***** Exercise data *****
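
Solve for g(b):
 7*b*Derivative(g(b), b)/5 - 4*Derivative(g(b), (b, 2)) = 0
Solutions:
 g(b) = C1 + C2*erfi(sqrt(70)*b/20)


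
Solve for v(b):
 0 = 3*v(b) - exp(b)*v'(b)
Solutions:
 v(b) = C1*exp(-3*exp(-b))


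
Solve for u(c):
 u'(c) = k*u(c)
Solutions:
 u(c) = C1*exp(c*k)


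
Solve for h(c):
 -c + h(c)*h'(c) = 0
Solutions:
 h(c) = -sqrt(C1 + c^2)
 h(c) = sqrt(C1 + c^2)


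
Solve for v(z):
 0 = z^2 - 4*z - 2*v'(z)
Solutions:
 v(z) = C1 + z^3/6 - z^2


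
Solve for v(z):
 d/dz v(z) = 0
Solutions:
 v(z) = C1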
*****
***** Exercise data *****
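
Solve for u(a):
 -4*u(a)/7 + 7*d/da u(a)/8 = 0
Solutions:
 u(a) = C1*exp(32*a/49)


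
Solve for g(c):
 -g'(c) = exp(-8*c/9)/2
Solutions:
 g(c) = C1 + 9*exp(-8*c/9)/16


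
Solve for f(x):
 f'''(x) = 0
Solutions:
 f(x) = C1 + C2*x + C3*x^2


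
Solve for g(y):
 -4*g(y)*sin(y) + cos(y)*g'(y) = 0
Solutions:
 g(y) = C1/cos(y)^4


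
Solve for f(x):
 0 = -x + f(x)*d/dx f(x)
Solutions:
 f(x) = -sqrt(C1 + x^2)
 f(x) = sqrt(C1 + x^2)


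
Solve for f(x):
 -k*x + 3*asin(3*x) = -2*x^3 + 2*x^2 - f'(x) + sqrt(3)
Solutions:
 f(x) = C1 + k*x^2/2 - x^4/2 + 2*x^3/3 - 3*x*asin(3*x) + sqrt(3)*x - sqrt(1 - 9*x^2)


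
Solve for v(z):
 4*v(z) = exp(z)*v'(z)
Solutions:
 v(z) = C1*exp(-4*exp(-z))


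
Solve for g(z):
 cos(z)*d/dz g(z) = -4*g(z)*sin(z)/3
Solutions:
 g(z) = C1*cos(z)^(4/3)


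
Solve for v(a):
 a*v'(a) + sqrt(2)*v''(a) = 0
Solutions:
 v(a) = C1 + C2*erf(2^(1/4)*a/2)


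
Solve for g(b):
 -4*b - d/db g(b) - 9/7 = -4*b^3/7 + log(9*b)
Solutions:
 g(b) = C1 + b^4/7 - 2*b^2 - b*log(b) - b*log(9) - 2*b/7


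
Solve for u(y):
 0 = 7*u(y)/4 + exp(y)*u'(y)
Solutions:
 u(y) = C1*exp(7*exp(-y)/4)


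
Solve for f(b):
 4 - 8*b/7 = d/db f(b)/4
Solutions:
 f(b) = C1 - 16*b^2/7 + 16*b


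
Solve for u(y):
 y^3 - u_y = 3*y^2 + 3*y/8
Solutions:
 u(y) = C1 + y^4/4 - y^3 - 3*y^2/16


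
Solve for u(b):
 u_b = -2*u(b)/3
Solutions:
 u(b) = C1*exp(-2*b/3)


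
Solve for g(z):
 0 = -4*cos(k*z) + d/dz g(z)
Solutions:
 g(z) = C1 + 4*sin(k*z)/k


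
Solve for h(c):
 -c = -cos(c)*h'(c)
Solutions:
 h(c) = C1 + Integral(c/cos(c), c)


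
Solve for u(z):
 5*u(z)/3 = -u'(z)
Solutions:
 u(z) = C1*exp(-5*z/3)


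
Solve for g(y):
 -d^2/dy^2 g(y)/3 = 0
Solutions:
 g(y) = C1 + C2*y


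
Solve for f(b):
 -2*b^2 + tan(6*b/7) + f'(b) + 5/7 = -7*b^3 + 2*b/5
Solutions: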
*****
§ Task objective: Everything from the line with "-g'(c) = exp(-8*c/9)/2" through the line with "-4*b - d/db g(b) - 9/7 = -4*b^3/7 + log(9*b)" in the listing above must be retyped exactly, with nothing added.

§ Finished task:
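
 -g'(c) = exp(-8*c/9)/2
Solutions:
 g(c) = C1 + 9*exp(-8*c/9)/16


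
Solve for f(x):
 f'''(x) = 0
Solutions:
 f(x) = C1 + C2*x + C3*x^2


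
Solve for g(y):
 -4*g(y)*sin(y) + cos(y)*g'(y) = 0
Solutions:
 g(y) = C1/cos(y)^4


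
Solve for f(x):
 0 = -x + f(x)*d/dx f(x)
Solutions:
 f(x) = -sqrt(C1 + x^2)
 f(x) = sqrt(C1 + x^2)


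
Solve for f(x):
 -k*x + 3*asin(3*x) = -2*x^3 + 2*x^2 - f'(x) + sqrt(3)
Solutions:
 f(x) = C1 + k*x^2/2 - x^4/2 + 2*x^3/3 - 3*x*asin(3*x) + sqrt(3)*x - sqrt(1 - 9*x^2)


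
Solve for v(z):
 4*v(z) = exp(z)*v'(z)
Solutions:
 v(z) = C1*exp(-4*exp(-z))


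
Solve for g(z):
 cos(z)*d/dz g(z) = -4*g(z)*sin(z)/3
Solutions:
 g(z) = C1*cos(z)^(4/3)


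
Solve for v(a):
 a*v'(a) + sqrt(2)*v''(a) = 0
Solutions:
 v(a) = C1 + C2*erf(2^(1/4)*a/2)


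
Solve for g(b):
 -4*b - d/db g(b) - 9/7 = -4*b^3/7 + log(9*b)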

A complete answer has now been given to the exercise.